Every line below between the line holding "Construct a deterministic finite automaton over Σ" and the line holding "appearing somewhere. For", inclusive, should be repeated exactly, and all other lines omitted.
--- Task data Enclosed Below ---
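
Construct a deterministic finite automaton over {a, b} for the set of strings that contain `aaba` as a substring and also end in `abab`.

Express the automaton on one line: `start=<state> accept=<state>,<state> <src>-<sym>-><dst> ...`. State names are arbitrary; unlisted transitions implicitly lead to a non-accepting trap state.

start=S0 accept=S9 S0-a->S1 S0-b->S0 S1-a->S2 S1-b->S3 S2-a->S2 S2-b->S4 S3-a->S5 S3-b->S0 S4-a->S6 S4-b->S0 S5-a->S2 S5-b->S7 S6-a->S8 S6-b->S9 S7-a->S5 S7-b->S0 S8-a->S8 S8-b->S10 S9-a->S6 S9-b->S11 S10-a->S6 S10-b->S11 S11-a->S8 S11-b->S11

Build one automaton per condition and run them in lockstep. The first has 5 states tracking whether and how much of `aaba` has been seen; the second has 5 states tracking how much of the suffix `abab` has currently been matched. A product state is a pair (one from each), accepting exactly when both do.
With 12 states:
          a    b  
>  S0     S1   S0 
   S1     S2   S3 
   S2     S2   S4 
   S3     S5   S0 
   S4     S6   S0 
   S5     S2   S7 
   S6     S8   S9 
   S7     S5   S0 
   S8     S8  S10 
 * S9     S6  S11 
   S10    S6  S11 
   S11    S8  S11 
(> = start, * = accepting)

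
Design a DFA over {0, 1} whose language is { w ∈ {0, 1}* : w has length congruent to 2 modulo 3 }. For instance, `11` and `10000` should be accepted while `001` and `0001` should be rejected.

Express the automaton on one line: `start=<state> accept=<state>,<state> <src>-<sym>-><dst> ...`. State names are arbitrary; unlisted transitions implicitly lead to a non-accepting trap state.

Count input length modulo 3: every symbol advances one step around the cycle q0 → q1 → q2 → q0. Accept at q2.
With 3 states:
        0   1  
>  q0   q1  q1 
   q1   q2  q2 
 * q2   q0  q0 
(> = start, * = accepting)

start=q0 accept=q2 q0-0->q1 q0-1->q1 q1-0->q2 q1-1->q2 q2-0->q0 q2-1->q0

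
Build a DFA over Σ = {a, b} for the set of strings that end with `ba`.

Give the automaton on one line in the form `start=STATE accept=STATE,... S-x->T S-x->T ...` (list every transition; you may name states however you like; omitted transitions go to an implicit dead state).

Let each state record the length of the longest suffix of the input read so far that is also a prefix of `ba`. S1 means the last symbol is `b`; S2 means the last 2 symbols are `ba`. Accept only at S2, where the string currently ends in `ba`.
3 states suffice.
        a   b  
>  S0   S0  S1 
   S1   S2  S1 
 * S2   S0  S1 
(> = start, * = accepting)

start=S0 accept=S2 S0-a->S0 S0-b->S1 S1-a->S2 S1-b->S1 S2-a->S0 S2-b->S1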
--- End of Enclosed Task data ---
--- Task data Enclosed Below ---
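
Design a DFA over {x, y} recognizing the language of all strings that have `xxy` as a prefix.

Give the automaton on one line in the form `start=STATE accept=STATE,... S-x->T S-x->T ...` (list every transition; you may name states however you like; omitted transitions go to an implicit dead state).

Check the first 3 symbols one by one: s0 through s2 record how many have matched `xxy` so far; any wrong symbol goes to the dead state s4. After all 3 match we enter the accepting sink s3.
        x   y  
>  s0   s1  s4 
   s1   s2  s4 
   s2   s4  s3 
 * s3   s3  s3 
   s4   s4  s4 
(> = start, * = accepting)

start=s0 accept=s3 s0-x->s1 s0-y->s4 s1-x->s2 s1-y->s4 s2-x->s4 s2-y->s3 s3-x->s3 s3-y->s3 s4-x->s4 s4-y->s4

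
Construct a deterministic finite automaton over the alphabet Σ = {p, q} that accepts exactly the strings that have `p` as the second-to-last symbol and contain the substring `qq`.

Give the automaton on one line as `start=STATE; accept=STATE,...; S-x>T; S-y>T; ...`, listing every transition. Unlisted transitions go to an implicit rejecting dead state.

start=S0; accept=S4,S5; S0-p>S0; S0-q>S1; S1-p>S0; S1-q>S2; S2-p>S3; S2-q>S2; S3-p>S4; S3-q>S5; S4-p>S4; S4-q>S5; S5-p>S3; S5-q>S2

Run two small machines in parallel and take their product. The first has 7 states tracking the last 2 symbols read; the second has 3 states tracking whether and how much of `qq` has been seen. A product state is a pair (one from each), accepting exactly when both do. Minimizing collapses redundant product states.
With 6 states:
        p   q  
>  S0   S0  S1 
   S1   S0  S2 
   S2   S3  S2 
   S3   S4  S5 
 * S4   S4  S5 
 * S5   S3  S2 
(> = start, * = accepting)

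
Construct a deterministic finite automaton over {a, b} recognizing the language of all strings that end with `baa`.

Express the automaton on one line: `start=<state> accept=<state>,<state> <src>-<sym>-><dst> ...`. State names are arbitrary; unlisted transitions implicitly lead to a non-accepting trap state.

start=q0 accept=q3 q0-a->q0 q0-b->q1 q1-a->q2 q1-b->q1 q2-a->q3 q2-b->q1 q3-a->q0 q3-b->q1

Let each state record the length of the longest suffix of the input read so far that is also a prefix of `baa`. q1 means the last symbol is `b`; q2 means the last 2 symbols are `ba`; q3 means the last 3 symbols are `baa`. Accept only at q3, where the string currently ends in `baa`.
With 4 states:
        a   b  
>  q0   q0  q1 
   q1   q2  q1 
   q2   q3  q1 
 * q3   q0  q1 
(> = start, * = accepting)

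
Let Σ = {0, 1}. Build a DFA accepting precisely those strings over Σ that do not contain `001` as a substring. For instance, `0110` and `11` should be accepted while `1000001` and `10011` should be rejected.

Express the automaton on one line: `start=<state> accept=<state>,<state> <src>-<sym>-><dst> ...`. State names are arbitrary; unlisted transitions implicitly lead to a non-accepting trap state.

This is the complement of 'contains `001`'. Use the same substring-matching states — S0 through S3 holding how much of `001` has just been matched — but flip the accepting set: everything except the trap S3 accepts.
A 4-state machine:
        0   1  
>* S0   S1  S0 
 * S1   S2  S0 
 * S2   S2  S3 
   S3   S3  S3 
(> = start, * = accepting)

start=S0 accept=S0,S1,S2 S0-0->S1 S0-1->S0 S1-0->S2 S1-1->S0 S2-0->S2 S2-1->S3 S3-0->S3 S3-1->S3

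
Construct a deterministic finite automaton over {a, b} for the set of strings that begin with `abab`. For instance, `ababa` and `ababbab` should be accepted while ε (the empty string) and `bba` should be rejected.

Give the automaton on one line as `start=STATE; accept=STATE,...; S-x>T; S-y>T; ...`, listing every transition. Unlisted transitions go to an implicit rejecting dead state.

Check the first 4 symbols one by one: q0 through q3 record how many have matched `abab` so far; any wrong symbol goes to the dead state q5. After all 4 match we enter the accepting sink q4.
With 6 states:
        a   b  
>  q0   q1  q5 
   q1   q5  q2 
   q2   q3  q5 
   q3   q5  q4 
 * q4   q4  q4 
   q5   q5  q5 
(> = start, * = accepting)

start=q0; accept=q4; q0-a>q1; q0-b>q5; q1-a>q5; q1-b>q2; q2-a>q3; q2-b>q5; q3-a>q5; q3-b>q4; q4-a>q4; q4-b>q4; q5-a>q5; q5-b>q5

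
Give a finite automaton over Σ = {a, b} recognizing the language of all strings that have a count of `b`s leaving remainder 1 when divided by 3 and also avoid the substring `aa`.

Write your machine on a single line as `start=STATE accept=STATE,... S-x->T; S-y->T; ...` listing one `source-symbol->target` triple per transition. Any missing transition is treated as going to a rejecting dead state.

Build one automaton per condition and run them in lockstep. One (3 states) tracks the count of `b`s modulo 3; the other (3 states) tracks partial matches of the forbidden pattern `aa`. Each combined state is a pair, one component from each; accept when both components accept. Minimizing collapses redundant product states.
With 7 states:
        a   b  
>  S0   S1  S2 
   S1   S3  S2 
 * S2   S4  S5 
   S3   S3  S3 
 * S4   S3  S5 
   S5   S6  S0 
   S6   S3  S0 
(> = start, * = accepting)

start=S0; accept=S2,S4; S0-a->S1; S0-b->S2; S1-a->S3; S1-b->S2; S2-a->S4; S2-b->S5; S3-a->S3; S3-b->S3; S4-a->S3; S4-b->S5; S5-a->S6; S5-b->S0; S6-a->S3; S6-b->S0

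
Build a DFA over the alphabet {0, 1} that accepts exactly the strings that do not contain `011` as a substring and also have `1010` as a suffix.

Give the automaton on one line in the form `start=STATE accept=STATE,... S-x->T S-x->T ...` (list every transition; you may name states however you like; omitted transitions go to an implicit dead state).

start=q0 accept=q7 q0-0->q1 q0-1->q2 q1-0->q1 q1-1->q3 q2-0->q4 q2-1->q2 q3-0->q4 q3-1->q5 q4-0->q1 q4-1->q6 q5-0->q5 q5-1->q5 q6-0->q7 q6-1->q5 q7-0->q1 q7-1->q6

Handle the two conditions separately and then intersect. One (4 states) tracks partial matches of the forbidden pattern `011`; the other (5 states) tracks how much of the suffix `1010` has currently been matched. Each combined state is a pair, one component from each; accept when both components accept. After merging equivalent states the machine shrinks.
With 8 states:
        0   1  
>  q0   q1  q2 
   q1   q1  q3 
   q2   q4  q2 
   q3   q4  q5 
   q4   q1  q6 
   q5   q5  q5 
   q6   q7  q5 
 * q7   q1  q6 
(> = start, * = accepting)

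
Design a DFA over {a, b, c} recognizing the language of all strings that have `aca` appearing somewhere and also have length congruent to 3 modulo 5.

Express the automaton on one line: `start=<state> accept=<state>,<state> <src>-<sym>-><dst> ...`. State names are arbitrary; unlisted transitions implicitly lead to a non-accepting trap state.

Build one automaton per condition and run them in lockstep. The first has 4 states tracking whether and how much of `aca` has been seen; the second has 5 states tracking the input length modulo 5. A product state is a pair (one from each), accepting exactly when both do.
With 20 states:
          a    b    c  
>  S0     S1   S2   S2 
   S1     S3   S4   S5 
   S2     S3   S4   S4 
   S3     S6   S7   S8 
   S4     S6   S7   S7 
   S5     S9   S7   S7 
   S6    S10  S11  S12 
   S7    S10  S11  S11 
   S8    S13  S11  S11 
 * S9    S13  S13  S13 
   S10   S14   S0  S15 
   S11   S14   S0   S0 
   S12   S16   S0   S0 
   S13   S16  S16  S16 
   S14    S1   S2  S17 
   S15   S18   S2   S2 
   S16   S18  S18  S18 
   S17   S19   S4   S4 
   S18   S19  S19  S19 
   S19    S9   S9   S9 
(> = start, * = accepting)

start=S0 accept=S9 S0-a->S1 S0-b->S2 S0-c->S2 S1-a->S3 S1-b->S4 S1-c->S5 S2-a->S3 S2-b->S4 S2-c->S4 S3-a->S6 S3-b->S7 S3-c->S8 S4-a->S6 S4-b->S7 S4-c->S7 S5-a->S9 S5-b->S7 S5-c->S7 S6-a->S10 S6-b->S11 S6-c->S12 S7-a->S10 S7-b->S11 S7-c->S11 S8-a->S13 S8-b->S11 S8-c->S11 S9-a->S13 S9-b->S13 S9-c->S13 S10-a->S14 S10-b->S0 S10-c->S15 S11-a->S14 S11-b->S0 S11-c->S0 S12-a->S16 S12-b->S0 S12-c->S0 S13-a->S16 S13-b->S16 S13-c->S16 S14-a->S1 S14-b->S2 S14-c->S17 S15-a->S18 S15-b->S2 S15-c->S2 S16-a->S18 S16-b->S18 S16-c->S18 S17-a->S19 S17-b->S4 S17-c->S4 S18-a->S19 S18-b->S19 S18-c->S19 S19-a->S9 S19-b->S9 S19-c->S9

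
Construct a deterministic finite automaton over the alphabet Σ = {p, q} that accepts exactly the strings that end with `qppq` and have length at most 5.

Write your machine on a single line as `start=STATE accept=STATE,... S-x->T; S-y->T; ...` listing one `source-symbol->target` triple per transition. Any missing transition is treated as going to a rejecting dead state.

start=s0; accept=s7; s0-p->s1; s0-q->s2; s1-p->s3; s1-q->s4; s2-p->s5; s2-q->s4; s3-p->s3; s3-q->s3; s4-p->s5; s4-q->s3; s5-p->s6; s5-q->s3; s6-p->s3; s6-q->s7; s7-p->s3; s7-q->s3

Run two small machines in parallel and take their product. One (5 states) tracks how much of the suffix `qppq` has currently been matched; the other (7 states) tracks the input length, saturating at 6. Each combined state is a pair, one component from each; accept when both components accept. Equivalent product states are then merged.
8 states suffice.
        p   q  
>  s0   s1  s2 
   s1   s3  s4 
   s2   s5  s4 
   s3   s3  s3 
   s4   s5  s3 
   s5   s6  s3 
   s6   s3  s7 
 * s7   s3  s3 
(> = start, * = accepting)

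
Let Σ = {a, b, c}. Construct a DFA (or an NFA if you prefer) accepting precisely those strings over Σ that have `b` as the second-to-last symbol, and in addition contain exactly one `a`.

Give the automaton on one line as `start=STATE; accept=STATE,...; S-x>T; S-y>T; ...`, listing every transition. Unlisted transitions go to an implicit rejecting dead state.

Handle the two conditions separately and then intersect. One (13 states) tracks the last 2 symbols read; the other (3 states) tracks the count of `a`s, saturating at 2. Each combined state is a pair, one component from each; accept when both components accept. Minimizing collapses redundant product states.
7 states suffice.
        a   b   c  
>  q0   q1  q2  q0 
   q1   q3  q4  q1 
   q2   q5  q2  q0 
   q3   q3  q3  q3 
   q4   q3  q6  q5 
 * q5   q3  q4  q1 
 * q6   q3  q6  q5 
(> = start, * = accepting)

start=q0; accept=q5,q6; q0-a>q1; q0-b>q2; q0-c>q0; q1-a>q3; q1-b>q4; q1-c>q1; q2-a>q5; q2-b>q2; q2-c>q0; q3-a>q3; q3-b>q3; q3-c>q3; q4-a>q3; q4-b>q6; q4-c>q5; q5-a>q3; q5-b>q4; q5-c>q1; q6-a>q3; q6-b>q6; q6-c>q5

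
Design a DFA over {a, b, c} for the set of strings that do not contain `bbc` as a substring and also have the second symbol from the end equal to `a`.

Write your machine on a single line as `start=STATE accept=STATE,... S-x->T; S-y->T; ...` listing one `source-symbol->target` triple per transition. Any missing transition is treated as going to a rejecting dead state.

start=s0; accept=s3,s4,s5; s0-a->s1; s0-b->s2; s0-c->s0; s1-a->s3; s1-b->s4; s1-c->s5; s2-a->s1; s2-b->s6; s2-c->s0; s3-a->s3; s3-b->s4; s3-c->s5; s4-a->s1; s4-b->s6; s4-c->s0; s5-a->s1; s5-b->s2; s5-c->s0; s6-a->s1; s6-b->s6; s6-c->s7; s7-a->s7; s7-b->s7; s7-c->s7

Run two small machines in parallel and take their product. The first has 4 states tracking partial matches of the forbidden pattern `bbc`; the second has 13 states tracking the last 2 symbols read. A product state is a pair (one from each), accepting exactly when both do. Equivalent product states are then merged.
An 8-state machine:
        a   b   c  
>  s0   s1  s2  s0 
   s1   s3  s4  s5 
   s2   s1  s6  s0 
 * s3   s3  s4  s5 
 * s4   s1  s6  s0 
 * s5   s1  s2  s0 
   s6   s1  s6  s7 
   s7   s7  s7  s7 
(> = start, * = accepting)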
--- End of Enclosed Task data ---
--- Task data Enclosed Below ---
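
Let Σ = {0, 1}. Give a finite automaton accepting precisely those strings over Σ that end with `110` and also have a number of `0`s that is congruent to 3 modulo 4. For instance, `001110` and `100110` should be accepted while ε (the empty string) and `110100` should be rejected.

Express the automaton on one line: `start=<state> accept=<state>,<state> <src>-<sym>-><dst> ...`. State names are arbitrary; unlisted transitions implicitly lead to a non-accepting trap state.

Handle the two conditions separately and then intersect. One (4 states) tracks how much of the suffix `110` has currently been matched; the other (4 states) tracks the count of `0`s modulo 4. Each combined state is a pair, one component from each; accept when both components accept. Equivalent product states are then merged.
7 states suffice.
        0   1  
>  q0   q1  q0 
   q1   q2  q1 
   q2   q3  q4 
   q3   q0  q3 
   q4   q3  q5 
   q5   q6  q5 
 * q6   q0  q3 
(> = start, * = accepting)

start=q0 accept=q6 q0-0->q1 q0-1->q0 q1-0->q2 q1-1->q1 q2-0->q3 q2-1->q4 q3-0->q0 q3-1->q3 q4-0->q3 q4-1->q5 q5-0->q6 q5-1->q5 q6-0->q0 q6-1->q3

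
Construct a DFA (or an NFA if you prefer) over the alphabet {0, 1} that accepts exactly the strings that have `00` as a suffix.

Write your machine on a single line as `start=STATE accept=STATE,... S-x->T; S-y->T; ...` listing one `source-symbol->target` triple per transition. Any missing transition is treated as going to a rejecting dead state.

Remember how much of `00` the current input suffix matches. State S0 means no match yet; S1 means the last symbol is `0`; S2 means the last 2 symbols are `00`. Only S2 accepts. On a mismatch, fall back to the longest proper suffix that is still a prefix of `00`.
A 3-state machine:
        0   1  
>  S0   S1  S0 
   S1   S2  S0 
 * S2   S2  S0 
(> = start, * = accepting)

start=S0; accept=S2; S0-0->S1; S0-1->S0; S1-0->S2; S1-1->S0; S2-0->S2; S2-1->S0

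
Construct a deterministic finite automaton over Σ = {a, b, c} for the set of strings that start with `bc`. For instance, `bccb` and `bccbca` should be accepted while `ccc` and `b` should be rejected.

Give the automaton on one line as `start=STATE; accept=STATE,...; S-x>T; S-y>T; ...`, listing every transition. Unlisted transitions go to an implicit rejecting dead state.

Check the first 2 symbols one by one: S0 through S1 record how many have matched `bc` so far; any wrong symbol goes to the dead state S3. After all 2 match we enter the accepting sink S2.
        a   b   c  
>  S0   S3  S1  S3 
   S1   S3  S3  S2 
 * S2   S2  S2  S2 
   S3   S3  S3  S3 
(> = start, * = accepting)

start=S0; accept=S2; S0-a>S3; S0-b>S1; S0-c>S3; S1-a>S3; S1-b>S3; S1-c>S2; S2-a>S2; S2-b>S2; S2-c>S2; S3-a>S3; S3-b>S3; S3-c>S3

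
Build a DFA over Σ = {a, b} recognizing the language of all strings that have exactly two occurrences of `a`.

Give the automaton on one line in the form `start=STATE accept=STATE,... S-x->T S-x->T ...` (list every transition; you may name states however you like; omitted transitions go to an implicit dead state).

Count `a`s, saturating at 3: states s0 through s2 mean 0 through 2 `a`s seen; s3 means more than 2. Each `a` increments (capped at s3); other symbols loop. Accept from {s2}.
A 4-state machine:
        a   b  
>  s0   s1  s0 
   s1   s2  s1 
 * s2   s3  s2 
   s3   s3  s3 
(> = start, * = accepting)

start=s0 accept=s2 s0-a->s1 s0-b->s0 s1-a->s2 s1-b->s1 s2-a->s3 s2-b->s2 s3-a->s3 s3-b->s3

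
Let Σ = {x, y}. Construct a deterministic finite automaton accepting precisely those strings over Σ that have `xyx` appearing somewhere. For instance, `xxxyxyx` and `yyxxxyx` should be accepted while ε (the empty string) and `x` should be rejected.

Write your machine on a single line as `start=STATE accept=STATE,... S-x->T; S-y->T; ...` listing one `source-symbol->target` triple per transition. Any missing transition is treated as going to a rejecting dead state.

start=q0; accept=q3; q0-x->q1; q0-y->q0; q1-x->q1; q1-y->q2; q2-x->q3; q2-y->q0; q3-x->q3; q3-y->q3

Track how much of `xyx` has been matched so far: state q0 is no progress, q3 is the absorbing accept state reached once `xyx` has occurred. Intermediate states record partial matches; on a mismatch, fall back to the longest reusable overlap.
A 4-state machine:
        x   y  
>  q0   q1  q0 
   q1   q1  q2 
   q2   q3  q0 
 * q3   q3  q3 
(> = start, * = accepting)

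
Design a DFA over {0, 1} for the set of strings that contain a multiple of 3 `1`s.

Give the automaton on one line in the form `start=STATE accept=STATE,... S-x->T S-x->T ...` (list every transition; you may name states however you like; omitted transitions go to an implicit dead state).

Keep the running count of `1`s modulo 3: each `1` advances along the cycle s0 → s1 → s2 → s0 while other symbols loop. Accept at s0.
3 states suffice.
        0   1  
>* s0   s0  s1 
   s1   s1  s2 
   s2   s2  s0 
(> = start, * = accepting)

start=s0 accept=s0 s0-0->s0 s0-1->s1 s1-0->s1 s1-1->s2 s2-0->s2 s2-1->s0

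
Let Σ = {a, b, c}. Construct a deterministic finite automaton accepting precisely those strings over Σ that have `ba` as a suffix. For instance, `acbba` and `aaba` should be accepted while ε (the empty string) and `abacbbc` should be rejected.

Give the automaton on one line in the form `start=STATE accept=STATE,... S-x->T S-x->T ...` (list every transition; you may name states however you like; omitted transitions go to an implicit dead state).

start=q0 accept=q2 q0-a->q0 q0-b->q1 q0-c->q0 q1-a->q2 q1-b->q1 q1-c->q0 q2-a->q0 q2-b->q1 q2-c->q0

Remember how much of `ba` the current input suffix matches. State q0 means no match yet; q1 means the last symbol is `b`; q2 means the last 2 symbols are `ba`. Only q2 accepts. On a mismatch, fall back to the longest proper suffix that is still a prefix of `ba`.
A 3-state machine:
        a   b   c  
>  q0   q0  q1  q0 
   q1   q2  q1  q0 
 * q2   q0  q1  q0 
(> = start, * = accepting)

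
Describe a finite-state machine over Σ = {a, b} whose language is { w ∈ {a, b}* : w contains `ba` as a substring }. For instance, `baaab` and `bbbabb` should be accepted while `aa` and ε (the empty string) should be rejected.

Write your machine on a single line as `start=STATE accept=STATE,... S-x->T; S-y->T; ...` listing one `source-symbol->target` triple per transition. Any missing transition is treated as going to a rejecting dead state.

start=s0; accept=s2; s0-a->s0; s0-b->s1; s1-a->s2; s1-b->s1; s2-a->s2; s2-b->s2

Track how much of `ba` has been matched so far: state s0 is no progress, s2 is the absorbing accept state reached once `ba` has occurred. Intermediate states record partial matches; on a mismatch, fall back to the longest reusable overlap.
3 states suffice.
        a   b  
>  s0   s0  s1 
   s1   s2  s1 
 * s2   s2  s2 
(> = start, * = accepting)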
--- End of Enclosed Task data ---
## [Solution to this task]
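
Construct a deterministic finite automaton over Σ = {a, b, c} for the set of strings that start with `bc`. For instance, `bccb` and `bccbca` should be accepted while `ccc` and `b` should be rejected.

Give the automaton on one line as `start=STATE; accept=STATE,...; S-x>T; S-y>T; ...`, listing every transition. Unlisted transitions go to an implicit rejecting dead state.

Check the first 2 symbols one by one: S0 through S1 record how many have matched `bc` so far; any wrong symbol goes to the dead state S3. After all 2 match we enter the accepting sink S2.
        a   b   c  
>  S0   S3  S1  S3 
   S1   S3  S3  S2 
 * S2   S2  S2  S2 
   S3   S3  S3  S3 
(> = start, * = accepting)

start=S0; accept=S2; S0-a>S3; S0-b>S1; S0-c>S3; S1-a>S3; S1-b>S3; S1-c>S2; S2-a>S2; S2-b>S2; S2-c>S2; S3-a>S3; S3-b>S3; S3-c>S3

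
Build a DFA over Σ = {a, b} recognizing the language of all strings that have exactly two occurrences of `a`.

Give the automaton on one line in the form `start=STATE accept=STATE,... S-x->T S-x->T ...` (list every transition; you may name states however you like; omitted transitions go to an implicit dead state).

Count `a`s, saturating at 3: states s0 through s2 mean 0 through 2 `a`s seen; s3 means more than 2. Each `a` increments (capped at s3); other symbols loop. Accept from {s2}.
A 4-state machine:
        a   b  
>  s0   s1  s0 
   s1   s2  s1 
 * s2   s3  s2 
   s3   s3  s3 
(> = start, * = accepting)

start=s0 accept=s2 s0-a->s1 s0-b->s0 s1-a->s2 s1-b->s1 s2-a->s3 s2-b->s2 s3-a->s3 s3-b->s3

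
Let Σ = {x, y}. Construct a deterministic finite automaton accepting precisely those strings over Σ that have `xyx` appearing somewhere. For instance, `xxxyxyx` and `yyxxxyx` should be accepted while ε (the empty string) and `x` should be rejected.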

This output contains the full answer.